• _WHAT YOU NEED TO DO_:
Every line from the one with "A proofreader grouped 121" to the one with "Defect count: 0, 1, 2, 3, 4, 5+", including those two, is to be copied exactly; all other lines of the entries below are left out.

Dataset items
»»

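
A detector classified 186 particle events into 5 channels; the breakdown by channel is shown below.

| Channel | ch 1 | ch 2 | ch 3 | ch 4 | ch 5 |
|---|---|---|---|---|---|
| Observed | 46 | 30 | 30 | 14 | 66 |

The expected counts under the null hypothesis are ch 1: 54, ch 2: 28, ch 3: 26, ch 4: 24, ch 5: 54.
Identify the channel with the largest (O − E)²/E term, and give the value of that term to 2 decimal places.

ch 4, 4.17

χ² = (46−54)²/54 + (30−28)²/28 + (30−26)²/26 + (14−24)²/24 + (66−54)²/54
   = 1.185 + 0.143 + 0.615 + 4.167 + 2.667
The largest term is for ch 4: 4.17.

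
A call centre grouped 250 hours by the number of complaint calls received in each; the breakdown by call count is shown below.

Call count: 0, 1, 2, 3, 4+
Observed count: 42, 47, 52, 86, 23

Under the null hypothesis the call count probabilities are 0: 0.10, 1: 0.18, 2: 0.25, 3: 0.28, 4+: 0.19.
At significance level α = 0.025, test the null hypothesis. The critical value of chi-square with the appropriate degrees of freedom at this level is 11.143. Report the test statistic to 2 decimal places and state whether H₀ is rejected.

29.71; reject

Expected counts E_i = n·p_i: 250×0.10 = 25, 250×0.18 = 45, 250×0.25 = 62.5, 250×0.28 = 70, 250×0.19 = 47.5.
0: (42 − 25)²/25 = 289/25 = 11.560
1: (47 − 45)²/45 = 4/45 = 0.089
2: (52 − 62.5)²/62.5 = 110.25/62.5 = 1.764
3: (86 − 70)²/70 = 256/70 = 3.657
4+: (23 − 47.5)²/47.5 = 600.25/47.5 = 12.637
Sum = 29.71
df = 4. Since 29.71 > 11.143, we reject H₀.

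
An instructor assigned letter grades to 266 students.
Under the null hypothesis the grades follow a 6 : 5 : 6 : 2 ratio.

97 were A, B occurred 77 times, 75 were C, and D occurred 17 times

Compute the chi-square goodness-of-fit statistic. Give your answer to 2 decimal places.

8.00

Ratio total = 19. Expected counts: 266×6/19 = 84, 266×5/19 = 70, 266×6/19 = 84, 266×2/19 = 28.
A: (97 − 84)²/84 = 169/84 = 2.012
B: (77 − 70)²/70 = 49/70 = 0.700
C: (75 − 84)²/84 = 81/84 = 0.964
D: (17 − 28)²/28 = 121/28 = 4.321
Sum = 8.00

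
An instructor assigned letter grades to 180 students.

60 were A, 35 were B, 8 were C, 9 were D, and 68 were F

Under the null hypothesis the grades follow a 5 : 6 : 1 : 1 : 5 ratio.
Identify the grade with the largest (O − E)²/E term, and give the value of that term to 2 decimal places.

Ratio total = 18. Expected counts: 180×5/18 = 50, 180×6/18 = 60, 180×1/18 = 10, 180×1/18 = 10, 180×5/18 = 50.
cat         O        E   (O−E)²/E
A          60       50      2.000
B          35       60     10.417
C           8       10      0.400
D           9       10      0.100
F          68       50      6.480
The largest term is for B: 10.42.

B, 10.42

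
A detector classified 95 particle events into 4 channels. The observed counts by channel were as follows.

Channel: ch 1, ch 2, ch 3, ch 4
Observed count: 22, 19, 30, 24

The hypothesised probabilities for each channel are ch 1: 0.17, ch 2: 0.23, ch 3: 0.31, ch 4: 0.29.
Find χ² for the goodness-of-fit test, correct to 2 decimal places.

Expected counts E_i = n·p_i: 95×0.17 = 16.15, 95×0.23 = 21.85, 95×0.31 = 29.45, 95×0.29 = 27.55.
χ² = (22−16.15)²/16.15 + (19−21.85)²/21.85 + (30−29.45)²/29.45 + (24−27.55)²/27.55
   = 2.119 + 0.372 + 0.010 + 0.457
Sum = 2.96

2.96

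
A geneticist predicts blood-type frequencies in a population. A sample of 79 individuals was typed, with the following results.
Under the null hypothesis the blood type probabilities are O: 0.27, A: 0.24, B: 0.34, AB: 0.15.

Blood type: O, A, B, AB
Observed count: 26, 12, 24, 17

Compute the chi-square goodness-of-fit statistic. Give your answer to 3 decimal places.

Expected counts E_i = n·p_i: 79×0.27 = 21.33, 79×0.24 = 18.96, 79×0.34 = 26.86, 79×0.15 = 11.85.
χ² = (26−21.33)²/21.33 + (12−18.96)²/18.96 + (24−26.86)²/26.86 + (17−11.85)²/11.85
   = 1.0225 + 2.5549 + 0.3045 + 2.2382
Sum = 6.120

6.120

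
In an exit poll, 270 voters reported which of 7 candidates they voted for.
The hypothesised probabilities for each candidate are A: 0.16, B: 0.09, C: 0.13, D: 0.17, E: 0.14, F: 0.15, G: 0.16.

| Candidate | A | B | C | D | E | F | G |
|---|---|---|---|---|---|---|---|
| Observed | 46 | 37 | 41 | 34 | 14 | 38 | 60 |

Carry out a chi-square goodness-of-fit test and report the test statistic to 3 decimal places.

Expected counts E_i = n·p_i: 270×0.16 = 43.2, 270×0.09 = 24.3, 270×0.13 = 35.1, 270×0.17 = 45.9, 270×0.14 = 37.8, 270×0.15 = 40.5, 270×0.16 = 43.2.
cat         O        E   (O−E)²/E
A          46     43.2     0.1815
B          37     24.3     6.6374
C          41     35.1     0.9917
D          34     45.9     3.0852
E          14     37.8    14.9852
F          38     40.5     0.1543
G          60     43.2     6.5333
Sum = 32.569

32.569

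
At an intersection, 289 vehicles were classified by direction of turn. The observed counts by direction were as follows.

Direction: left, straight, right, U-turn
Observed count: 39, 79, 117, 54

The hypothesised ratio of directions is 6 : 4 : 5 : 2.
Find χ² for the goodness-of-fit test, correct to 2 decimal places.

Ratio total = 17. Expected counts: 289×6/17 = 102, 289×4/17 = 68, 289×5/17 = 85, 289×2/17 = 34.
cat           O        E   (O−E)²/E
left         39      102     38.912
straight     79       68      1.779
right       117       85     12.047
U-turn       54       34     11.765
Sum = 64.50

64.50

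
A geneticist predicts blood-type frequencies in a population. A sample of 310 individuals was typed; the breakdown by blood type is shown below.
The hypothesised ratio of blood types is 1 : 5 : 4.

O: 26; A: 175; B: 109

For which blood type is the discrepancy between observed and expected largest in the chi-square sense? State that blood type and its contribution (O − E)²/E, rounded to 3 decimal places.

A, 2.581

Ratio total = 10. Expected counts: 310×1/10 = 31, 310×5/10 = 155, 310×4/10 = 124.
O: (26 − 31)²/31 = 25/31 = 0.8065
A: (175 − 155)²/155 = 400/155 = 2.5806
B: (109 − 124)²/124 = 225/124 = 1.8145
The largest term is for A: 2.581.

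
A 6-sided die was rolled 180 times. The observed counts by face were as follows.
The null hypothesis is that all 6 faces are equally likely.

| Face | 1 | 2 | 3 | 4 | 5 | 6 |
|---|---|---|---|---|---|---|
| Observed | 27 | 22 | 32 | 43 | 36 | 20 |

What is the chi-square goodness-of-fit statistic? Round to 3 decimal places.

12.733

Under H₀ each category has probability 1/6, so each expected count is 180/6 = 30.
1: (27 − 30)²/30 = 9/30 = 0.3000
2: (22 − 30)²/30 = 64/30 = 2.1333
3: (32 − 30)²/30 = 4/30 = 0.1333
4: (43 − 30)²/30 = 169/30 = 5.6333
5: (36 − 30)²/30 = 36/30 = 1.2000
6: (20 − 30)²/30 = 100/30 = 3.3333
Sum = 12.733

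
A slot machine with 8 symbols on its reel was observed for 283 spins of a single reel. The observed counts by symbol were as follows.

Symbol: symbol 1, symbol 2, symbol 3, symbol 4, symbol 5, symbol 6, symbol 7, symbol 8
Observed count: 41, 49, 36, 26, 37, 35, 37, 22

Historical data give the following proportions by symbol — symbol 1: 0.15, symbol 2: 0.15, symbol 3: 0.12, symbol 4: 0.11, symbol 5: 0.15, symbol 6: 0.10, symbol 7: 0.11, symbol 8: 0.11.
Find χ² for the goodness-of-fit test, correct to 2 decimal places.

Expected counts E_i = n·p_i: 283×0.15 = 42.45, 283×0.15 = 42.45, 283×0.12 = 33.96, 283×0.11 = 31.13, 283×0.15 = 42.45, 283×0.10 = 28.3, 283×0.11 = 31.13, 283×0.11 = 31.13.
χ² = (41−42.45)²/42.45 + (49−42.45)²/42.45 + (36−33.96)²/33.96 + (26−31.13)²/31.13 + (37−42.45)²/42.45 + (35−28.3)²/28.3 + (37−31.13)²/31.13 + (22−31.13)²/31.13
   = 0.050 + 1.011 + 0.123 + 0.845 + 0.700 + 1.586 + 1.107 + 2.678
Sum = 8.10

8.10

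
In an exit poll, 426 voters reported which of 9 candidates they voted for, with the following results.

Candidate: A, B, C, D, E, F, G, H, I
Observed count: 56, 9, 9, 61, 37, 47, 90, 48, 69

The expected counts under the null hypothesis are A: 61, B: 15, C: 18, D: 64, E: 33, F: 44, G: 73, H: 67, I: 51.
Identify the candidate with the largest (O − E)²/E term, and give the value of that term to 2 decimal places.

A: (56 − 61)²/61 = 25/61 = 0.410
B: (9 − 15)²/15 = 36/15 = 2.400
C: (9 − 18)²/18 = 81/18 = 4.500
D: (61 − 64)²/64 = 9/64 = 0.141
E: (37 − 33)²/33 = 16/33 = 0.485
F: (47 − 44)²/44 = 9/44 = 0.205
G: (90 − 73)²/73 = 289/73 = 3.959
H: (48 − 67)²/67 = 361/67 = 5.388
I: (69 − 51)²/51 = 324/51 = 6.353
The largest term is for I: 6.35.

I, 6.35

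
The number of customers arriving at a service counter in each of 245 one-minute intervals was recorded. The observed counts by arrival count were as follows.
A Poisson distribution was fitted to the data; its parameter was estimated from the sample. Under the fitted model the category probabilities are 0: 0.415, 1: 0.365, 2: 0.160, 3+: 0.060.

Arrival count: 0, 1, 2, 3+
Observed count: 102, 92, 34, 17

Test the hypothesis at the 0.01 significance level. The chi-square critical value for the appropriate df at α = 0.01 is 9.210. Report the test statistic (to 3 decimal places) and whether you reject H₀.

1.125; do not reject

Expected counts E_i = n·p_i: 245×0.415 = 101.675, 245×0.365 = 89.425, 245×0.160 = 39.2, 245×0.060 = 14.7.
0: (102 − 101.675)²/101.675 = 0.105625/101.675 = 0.0010
1: (92 − 89.425)²/89.425 = 6.630625/89.425 = 0.0741
2: (34 − 39.2)²/39.2 = 27.04/39.2 = 0.6898
3+: (17 − 14.7)²/14.7 = 5.29/14.7 = 0.3599
Sum = 1.125
df = 2. Since 1.125 < 9.210, we do not reject H₀.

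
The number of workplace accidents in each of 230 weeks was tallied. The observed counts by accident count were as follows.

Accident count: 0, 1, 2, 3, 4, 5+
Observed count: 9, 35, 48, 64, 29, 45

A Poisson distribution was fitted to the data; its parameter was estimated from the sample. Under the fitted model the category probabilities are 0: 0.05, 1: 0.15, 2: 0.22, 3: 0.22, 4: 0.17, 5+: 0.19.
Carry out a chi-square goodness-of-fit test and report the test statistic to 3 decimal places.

6.881

Expected counts E_i = n·p_i: 230×0.05 = 11.5, 230×0.15 = 34.5, 230×0.22 = 50.6, 230×0.22 = 50.6, 230×0.17 = 39.1, 230×0.19 = 43.7.
0: (9 − 11.5)²/11.5 = 6.25/11.5 = 0.5435
1: (35 − 34.5)²/34.5 = 0.25/34.5 = 0.0072
2: (48 − 50.6)²/50.6 = 6.76/50.6 = 0.1336
3: (64 − 50.6)²/50.6 = 179.56/50.6 = 3.5486
4: (29 − 39.1)²/39.1 = 102.01/39.1 = 2.6090
5+: (45 − 43.7)²/43.7 = 1.69/43.7 = 0.0387
Sum = 6.881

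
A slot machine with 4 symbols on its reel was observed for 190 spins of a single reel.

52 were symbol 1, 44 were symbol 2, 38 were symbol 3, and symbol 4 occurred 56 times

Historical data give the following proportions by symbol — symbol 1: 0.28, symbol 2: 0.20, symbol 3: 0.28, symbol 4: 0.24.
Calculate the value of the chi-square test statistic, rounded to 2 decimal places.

Expected counts E_i = n·p_i: 190×0.28 = 53.2, 190×0.20 = 38, 190×0.28 = 53.2, 190×0.24 = 45.6.
cat           O        E   (O−E)²/E
symbol 1     52     53.2      0.027
symbol 2     44       38      0.947
symbol 3     38     53.2      4.343
symbol 4     56     45.6      2.372
Sum = 7.69

7.69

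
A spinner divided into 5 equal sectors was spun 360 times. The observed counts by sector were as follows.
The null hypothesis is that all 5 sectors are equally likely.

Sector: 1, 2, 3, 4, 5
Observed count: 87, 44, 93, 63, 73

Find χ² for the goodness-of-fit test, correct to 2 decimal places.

Under H₀ each category has probability 1/5, so each expected count is 360/5 = 72.
χ² = (87−72)²/72 + (44−72)²/72 + (93−72)²/72 + (63−72)²/72 + (73−72)²/72
   = 3.125 + 10.889 + 6.125 + 1.125 + 0.014
Sum = 21.28

21.28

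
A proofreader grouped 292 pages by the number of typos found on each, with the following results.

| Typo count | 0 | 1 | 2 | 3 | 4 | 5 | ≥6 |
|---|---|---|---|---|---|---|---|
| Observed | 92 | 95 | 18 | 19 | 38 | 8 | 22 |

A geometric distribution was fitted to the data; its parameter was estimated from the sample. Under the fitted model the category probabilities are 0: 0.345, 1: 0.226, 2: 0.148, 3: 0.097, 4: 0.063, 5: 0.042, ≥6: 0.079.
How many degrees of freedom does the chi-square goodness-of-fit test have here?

5

There are k = 7 categories and 1 parameter estimated from the data, so df = 7 − 1 − 1 = 5.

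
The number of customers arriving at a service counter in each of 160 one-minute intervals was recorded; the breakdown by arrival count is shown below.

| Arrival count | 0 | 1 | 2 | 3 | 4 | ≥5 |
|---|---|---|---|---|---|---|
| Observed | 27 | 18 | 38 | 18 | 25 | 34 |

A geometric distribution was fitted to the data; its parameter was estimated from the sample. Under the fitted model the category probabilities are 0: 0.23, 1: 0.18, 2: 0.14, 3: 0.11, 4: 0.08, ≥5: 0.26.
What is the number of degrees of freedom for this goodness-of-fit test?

There are k = 6 categories and 1 parameter estimated from the data, so df = 6 − 1 − 1 = 4.

4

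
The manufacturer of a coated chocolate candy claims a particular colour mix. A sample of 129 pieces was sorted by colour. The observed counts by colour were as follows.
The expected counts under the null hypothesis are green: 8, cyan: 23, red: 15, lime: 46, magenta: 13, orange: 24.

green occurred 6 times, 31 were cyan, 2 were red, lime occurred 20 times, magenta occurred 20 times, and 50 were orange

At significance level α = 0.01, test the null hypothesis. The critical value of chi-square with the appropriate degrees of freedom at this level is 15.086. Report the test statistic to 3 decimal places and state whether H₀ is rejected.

cat          O        E   (O−E)²/E
green        6        8     0.5000
cyan        31       23     2.7826
red          2       15    11.2667
lime        20       46    14.6957
magenta     20       13     3.7692
orange      50       24    28.1667
Sum = 61.181
df = 5. Since 61.181 > 15.086, we reject H₀.

61.181; reject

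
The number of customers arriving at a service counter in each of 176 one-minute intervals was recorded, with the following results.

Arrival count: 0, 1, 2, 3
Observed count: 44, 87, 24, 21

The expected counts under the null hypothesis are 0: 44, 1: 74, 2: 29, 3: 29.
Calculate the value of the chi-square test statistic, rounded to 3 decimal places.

5.353

χ² = (44−44)²/44 + (87−74)²/74 + (24−29)²/29 + (21−29)²/29
   = 0.0000 + 2.2838 + 0.8621 + 2.2069
Sum = 5.353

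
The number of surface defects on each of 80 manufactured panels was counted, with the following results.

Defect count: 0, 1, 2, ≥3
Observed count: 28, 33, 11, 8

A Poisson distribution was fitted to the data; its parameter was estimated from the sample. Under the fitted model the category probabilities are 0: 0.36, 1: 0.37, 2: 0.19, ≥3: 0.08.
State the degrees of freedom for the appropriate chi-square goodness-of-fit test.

2

There are k = 4 categories and 1 parameter estimated from the data, so df = 4 − 1 − 1 = 2.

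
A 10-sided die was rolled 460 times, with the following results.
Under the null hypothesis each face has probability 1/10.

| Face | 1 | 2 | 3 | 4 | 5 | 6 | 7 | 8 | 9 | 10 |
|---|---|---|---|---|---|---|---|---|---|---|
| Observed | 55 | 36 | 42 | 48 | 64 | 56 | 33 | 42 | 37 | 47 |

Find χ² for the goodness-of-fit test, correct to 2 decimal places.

Under H₀ each category has probability 1/10, so each expected count is 460/10 = 46.
cat         O        E   (O−E)²/E
1          55       46      1.761
2          36       46      2.174
3          42       46      0.348
4          48       46      0.087
5          64       46      7.043
6          56       46      2.174
7          33       46      3.674
8          42       46      0.348
9          37       46      1.761
10         47       46      0.022
Sum = 19.39

19.39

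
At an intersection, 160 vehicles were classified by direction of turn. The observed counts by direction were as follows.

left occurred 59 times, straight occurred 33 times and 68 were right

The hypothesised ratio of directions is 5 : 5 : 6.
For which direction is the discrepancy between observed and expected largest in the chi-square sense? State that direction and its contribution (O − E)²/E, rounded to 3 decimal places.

straight, 5.780

Ratio total = 16. Expected counts: 160×5/16 = 50, 160×5/16 = 50, 160×6/16 = 60.
cat           O        E   (O−E)²/E
left         59       50     1.6200
straight     33       50     5.7800
right        68       60     1.0667
The largest term is for straight: 5.780.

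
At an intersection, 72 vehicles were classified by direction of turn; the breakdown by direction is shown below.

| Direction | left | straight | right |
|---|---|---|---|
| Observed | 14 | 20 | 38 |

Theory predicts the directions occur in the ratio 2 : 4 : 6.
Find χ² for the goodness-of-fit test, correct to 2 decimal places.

1.11

Ratio total = 12. Expected counts: 72×2/12 = 12, 72×4/12 = 24, 72×6/12 = 36.
χ² = (14−12)²/12 + (20−24)²/24 + (38−36)²/36
   = 0.333 + 0.667 + 0.111
Sum = 1.11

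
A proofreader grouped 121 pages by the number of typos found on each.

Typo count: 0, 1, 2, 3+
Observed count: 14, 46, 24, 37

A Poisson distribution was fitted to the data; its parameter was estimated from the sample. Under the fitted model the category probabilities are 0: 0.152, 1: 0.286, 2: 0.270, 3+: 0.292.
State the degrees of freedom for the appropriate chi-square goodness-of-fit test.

2

There are k = 4 categories and 1 parameter estimated from the data, so df = 4 − 1 − 1 = 2.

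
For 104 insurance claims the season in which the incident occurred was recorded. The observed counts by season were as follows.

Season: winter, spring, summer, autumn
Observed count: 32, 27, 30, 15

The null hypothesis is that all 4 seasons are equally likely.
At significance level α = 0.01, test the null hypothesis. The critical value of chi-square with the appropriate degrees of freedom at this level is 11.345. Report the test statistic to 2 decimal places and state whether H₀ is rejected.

6.69; do not reject

Under H₀ each category has probability 1/4, so each expected count is 104/4 = 26.
cat         O        E   (O−E)²/E
winter     32       26      1.385
spring     27       26      0.038
summer     30       26      0.615
autumn     15       26      4.654
Sum = 6.69
df = 3. Since 6.69 < 11.345, we do not reject H₀.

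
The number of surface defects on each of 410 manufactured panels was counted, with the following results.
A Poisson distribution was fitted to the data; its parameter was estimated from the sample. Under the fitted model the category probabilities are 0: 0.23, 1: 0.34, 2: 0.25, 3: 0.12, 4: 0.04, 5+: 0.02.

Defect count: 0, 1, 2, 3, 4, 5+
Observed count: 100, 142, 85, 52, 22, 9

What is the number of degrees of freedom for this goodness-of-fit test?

There are k = 6 categories and 1 parameter estimated from the data, so df = 6 − 1 − 1 = 4.

4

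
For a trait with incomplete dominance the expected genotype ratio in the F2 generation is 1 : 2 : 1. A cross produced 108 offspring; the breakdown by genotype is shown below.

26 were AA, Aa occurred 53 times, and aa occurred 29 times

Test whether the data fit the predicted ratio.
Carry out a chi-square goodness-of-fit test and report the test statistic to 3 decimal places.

Ratio total = 4. Expected counts: 108×1/4 = 27, 108×2/4 = 54, 108×1/4 = 27.
χ² = (26−27)²/27 + (53−54)²/54 + (29−27)²/27
   = 0.0370 + 0.0185 + 0.1481
Sum = 0.204

0.204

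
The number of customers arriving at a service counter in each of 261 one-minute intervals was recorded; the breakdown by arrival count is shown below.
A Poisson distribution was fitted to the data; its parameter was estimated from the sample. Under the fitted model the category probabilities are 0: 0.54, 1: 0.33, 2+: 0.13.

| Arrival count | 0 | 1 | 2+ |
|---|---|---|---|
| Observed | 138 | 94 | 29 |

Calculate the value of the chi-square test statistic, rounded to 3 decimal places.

Expected counts E_i = n·p_i: 261×0.54 = 140.94, 261×0.33 = 86.13, 261×0.13 = 33.93.
cat         O        E   (O−E)²/E
0         138   140.94     0.0613
1          94    86.13     0.7191
2+         29    33.93     0.7163
Sum = 1.497

1.497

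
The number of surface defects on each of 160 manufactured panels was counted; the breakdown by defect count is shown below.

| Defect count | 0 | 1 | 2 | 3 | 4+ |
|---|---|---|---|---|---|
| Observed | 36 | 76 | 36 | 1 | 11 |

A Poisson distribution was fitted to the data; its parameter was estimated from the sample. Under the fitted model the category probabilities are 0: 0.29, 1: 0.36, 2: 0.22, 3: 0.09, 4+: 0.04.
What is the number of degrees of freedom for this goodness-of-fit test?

There are k = 5 categories and 1 parameter estimated from the data, so df = 5 − 1 − 1 = 3.

3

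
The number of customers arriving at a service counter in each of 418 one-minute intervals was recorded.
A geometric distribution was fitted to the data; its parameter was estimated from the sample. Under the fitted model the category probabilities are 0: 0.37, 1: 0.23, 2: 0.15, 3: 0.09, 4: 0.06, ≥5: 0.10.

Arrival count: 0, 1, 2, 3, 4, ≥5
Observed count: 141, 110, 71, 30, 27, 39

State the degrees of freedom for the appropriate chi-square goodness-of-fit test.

There are k = 6 categories and 1 parameter estimated from the data, so df = 6 − 1 − 1 = 4.

4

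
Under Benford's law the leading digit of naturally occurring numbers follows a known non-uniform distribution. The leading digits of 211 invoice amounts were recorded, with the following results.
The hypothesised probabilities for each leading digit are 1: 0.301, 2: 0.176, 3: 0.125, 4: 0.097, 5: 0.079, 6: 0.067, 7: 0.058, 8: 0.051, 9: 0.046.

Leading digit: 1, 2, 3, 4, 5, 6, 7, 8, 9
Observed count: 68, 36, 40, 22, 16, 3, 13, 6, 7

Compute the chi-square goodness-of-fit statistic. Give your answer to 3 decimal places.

Expected counts E_i = n·p_i: 211×0.301 = 63.511, 211×0.176 = 37.136, 211×0.125 = 26.375, 211×0.097 = 20.467, 211×0.079 = 16.669, 211×0.067 = 14.137, 211×0.058 = 12.238, 211×0.051 = 10.761, 211×0.046 = 9.706.
χ² = (68−63.511)²/63.511 + (36−37.136)²/37.136 + (40−26.375)²/26.375 + (22−20.467)²/20.467 + (16−16.669)²/16.669 + (3−14.137)²/14.137 + (13−12.238)²/12.238 + (6−10.761)²/10.761 + (7−9.706)²/9.706
   = 0.3173 + 0.0348 + 7.0385 + 0.1148 + 0.0268 + 8.7736 + 0.0474 + 2.1064 + 0.7544
Sum = 19.214

19.214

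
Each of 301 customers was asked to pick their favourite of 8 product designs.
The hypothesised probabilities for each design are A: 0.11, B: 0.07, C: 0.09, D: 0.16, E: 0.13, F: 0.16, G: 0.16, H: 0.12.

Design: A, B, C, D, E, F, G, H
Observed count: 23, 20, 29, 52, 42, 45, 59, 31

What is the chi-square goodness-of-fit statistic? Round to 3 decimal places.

7.166

Expected counts E_i = n·p_i: 301×0.11 = 33.11, 301×0.07 = 21.07, 301×0.09 = 27.09, 301×0.16 = 48.16, 301×0.13 = 39.13, 301×0.16 = 48.16, 301×0.16 = 48.16, 301×0.12 = 36.12.
χ² = (23−33.11)²/33.11 + (20−21.07)²/21.07 + (29−27.09)²/27.09 + (52−48.16)²/48.16 + (42−39.13)²/39.13 + (45−48.16)²/48.16 + (59−48.16)²/48.16 + (31−36.12)²/36.12
   = 3.0870 + 0.0543 + 0.1347 + 0.3062 + 0.2105 + 0.2073 + 2.4399 + 0.7258
Sum = 7.166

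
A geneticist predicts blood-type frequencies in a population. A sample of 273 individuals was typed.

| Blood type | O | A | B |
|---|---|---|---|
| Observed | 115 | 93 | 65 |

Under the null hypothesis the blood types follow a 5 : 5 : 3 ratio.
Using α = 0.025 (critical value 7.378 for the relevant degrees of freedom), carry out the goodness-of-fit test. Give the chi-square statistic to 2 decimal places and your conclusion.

2.39; do not reject

Ratio total = 13. Expected counts: 273×5/13 = 105, 273×5/13 = 105, 273×3/13 = 63.
cat         O        E   (O−E)²/E
O         115      105      0.952
A          93      105      1.371
B          65       63      0.063
Sum = 2.39
df = 2. Since 2.39 < 7.378, we do not reject H₀.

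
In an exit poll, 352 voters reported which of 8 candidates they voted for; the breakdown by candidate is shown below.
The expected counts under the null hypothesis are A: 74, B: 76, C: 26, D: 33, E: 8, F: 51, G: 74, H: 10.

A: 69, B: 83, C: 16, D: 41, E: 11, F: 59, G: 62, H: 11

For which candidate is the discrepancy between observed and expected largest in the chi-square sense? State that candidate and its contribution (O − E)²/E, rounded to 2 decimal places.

A: (69 − 74)²/74 = 25/74 = 0.338
B: (83 − 76)²/76 = 49/76 = 0.645
C: (16 − 26)²/26 = 100/26 = 3.846
D: (41 − 33)²/33 = 64/33 = 1.939
E: (11 − 8)²/8 = 9/8 = 1.125
F: (59 − 51)²/51 = 64/51 = 1.255
G: (62 − 74)²/74 = 144/74 = 1.946
H: (11 − 10)²/10 = 1/10 = 0.100
The largest term is for C: 3.85.

C, 3.85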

««

• _TASK RESULT_:
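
A proofreader grouped 121 pages by the number of typos found on each.

Typo count: 0, 1, 2, 3+
Observed count: 14, 46, 24, 37

A Poisson distribution was fitted to the data; its parameter was estimated from the sample. Under the fitted model the category probabilities are 0: 0.152, 1: 0.286, 2: 0.270, 3+: 0.292.
State the degrees of freedom for the appropriate chi-square goodness-of-fit test.

2

There are k = 4 categories and 1 parameter estimated from the data, so df = 4 − 1 − 1 = 2.

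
For 104 insurance claims the season in which the incident occurred was recorded. The observed counts by season were as follows.

Season: winter, spring, summer, autumn
Observed count: 32, 27, 30, 15

The null hypothesis is that all 4 seasons are equally likely.
At significance level α = 0.01, test the null hypothesis. The critical value of chi-square with the appropriate degrees of freedom at this level is 11.345. Report the test statistic to 2 decimal places and state whether H₀ is rejected.

6.69; do not reject

Under H₀ each category has probability 1/4, so each expected count is 104/4 = 26.
cat         O        E   (O−E)²/E
winter     32       26      1.385
spring     27       26      0.038
summer     30       26      0.615
autumn     15       26      4.654
Sum = 6.69
df = 3. Since 6.69 < 11.345, we do not reject H₀.

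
The number of surface defects on each of 410 manufactured panels was counted, with the following results.
A Poisson distribution was fitted to the data; its parameter was estimated from the sample. Under the fitted model the category probabilities are 0: 0.23, 1: 0.34, 2: 0.25, 3: 0.12, 4: 0.04, 5+: 0.02.

Defect count: 0, 1, 2, 3, 4, 5+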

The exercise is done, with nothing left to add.